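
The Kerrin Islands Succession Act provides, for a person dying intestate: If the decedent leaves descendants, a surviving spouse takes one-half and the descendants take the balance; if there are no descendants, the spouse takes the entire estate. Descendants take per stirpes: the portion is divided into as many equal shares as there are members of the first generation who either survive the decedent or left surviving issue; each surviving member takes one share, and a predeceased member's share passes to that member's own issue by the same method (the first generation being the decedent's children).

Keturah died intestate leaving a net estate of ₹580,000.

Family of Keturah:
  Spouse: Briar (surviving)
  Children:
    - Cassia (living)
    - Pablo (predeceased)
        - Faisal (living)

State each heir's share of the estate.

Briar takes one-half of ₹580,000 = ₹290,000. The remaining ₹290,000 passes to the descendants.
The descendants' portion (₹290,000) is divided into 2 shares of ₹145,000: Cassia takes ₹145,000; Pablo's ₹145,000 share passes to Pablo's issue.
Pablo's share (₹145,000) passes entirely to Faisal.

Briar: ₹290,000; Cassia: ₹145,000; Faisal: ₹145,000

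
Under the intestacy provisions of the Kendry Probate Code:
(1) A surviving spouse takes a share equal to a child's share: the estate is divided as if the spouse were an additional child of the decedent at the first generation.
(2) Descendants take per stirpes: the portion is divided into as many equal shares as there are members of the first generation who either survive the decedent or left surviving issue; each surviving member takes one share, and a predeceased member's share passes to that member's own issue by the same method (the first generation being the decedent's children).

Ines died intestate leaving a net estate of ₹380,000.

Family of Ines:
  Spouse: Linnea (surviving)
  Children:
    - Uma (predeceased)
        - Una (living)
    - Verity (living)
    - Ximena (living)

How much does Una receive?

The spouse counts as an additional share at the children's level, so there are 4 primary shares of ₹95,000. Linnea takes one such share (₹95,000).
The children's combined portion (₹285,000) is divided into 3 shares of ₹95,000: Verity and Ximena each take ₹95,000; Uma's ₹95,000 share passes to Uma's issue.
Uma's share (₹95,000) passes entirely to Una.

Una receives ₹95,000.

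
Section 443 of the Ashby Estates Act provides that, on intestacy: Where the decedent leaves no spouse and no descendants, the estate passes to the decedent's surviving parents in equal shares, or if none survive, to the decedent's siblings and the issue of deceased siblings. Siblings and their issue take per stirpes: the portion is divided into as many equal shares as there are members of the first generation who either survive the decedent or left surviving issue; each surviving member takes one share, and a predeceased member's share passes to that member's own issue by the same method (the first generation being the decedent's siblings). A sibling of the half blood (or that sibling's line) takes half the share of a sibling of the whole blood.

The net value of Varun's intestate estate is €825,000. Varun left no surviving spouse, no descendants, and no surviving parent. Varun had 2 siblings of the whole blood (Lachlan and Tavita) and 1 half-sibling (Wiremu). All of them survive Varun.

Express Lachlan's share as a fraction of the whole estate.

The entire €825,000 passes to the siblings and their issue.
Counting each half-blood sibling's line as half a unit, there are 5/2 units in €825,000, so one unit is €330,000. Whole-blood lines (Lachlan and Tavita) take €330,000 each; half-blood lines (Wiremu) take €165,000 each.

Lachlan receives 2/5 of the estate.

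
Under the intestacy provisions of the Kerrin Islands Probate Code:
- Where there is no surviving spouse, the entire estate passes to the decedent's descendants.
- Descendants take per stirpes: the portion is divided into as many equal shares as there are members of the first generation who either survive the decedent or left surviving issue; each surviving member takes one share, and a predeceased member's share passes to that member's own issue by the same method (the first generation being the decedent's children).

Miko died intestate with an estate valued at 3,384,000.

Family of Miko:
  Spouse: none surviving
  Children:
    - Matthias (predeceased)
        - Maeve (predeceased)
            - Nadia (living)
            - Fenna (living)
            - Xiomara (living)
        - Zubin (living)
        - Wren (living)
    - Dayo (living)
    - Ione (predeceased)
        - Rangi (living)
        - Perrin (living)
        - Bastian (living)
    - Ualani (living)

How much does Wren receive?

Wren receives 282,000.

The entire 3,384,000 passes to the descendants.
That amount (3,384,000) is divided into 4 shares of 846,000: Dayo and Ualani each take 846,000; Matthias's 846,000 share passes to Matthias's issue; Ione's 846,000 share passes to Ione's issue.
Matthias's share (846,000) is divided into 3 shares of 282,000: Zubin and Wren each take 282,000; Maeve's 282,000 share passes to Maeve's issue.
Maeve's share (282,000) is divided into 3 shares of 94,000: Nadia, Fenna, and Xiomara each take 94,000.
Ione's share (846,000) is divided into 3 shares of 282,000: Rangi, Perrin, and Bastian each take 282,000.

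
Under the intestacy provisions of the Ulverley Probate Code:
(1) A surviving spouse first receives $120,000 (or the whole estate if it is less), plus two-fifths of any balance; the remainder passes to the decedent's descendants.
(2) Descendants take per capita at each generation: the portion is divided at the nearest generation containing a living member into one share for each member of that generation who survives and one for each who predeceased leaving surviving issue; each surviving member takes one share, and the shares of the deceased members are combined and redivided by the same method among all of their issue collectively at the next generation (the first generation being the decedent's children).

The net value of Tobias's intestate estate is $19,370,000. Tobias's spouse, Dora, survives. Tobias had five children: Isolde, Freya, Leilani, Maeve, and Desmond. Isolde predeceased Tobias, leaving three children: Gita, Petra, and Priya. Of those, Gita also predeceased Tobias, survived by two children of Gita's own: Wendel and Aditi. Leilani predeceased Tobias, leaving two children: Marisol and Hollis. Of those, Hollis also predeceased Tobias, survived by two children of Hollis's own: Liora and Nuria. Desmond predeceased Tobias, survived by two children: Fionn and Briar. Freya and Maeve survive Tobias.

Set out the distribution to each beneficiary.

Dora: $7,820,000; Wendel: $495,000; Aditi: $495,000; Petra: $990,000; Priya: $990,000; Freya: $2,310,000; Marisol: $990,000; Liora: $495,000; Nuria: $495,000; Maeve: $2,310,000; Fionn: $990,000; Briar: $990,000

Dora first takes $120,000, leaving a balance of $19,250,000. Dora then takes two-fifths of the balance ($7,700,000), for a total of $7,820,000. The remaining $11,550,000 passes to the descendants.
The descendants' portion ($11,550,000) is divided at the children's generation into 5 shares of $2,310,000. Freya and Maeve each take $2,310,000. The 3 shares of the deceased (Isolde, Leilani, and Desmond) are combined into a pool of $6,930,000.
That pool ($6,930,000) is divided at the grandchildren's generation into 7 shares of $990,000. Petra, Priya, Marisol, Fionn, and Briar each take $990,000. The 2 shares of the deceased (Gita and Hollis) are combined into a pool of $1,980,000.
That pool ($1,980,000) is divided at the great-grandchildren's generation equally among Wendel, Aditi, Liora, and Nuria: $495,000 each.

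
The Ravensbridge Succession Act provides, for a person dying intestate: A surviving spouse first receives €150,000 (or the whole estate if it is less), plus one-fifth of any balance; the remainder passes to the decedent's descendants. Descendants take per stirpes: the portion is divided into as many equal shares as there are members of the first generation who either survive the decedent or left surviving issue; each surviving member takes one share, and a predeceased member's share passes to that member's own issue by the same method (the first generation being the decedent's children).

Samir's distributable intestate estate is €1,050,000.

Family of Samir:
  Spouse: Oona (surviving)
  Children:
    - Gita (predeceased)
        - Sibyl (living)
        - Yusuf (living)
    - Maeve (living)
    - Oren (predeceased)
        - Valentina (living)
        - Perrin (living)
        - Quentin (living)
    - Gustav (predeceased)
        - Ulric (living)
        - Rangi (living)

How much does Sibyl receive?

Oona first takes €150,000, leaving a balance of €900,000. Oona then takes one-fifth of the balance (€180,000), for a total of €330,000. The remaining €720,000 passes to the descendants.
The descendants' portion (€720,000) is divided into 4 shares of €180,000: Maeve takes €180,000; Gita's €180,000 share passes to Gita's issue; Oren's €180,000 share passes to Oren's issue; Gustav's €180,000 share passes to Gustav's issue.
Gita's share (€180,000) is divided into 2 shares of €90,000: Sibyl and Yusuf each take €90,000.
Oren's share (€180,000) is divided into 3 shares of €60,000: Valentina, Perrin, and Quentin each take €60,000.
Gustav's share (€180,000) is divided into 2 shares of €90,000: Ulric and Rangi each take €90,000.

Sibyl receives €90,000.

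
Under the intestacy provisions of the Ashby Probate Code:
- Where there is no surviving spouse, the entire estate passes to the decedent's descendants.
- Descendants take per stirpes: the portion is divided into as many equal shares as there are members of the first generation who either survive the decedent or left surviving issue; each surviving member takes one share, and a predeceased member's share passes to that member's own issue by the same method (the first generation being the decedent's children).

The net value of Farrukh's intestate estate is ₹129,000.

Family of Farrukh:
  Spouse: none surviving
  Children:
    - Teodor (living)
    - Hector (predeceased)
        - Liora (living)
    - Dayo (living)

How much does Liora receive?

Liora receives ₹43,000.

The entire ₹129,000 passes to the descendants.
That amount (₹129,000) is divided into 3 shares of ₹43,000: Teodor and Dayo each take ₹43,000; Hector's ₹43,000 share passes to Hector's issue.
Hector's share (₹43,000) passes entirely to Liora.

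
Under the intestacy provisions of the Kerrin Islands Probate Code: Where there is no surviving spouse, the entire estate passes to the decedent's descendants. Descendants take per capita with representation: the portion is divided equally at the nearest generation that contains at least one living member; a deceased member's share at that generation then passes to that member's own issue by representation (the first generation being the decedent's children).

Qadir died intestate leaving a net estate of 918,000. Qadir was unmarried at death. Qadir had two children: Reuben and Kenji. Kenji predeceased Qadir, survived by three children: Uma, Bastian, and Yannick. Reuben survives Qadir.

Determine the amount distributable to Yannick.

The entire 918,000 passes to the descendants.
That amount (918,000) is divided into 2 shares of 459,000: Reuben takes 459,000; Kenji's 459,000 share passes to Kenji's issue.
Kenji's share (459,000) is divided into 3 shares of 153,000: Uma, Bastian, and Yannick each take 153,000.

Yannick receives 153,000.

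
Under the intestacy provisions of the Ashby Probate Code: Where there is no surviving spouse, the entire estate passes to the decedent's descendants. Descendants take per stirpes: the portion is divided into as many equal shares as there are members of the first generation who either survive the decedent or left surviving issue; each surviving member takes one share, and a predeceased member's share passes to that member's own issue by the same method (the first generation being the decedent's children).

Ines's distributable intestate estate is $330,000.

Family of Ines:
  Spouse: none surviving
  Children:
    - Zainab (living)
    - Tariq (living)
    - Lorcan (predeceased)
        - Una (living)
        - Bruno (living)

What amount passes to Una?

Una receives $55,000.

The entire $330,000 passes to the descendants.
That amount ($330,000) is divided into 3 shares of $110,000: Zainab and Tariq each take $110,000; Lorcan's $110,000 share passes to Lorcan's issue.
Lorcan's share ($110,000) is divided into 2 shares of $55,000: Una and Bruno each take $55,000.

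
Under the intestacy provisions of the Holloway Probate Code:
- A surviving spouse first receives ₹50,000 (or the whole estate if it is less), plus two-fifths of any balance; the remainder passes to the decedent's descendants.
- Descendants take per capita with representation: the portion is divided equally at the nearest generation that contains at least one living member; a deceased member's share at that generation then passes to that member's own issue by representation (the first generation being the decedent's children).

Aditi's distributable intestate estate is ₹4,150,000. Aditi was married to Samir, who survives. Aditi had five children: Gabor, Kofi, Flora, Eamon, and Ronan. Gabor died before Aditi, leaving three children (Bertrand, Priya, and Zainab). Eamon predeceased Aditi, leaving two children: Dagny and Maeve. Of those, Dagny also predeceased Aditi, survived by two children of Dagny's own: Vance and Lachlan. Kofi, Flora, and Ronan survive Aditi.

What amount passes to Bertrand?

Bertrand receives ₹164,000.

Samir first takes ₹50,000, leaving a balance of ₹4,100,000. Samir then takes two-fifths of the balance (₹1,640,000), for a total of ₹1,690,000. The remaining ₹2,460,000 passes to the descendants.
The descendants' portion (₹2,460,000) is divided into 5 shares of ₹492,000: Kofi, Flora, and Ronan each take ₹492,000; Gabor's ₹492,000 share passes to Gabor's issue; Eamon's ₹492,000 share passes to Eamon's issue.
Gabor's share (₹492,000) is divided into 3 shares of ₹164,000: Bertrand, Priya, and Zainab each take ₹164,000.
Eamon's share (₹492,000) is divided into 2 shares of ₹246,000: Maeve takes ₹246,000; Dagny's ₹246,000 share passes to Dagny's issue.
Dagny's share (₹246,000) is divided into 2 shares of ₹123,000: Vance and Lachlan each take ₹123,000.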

→ **PROBLEM TO WORK ON**: In the entries above, some lines hold the string "representation". Copy each of them.

→ **EXERCISE RESPONSE**:
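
Under the intestacy provisions of the Kerrin Islands Probate Code: Where there is no surviving spouse, the entire estate passes to the decedent's descendants. Descendants take per capita with representation: the portion is divided equally at the nearest generation that contains at least one living member; a deceased member's share at that generation then passes to that member's own issue by representation (the first generation being the decedent's children).
- Descendants take per capita with representation: the portion is divided equally at the nearest generation that contains at least one living member; a deceased member's share at that generation then passes to that member's own issue by representation (the first generation being the decedent's children).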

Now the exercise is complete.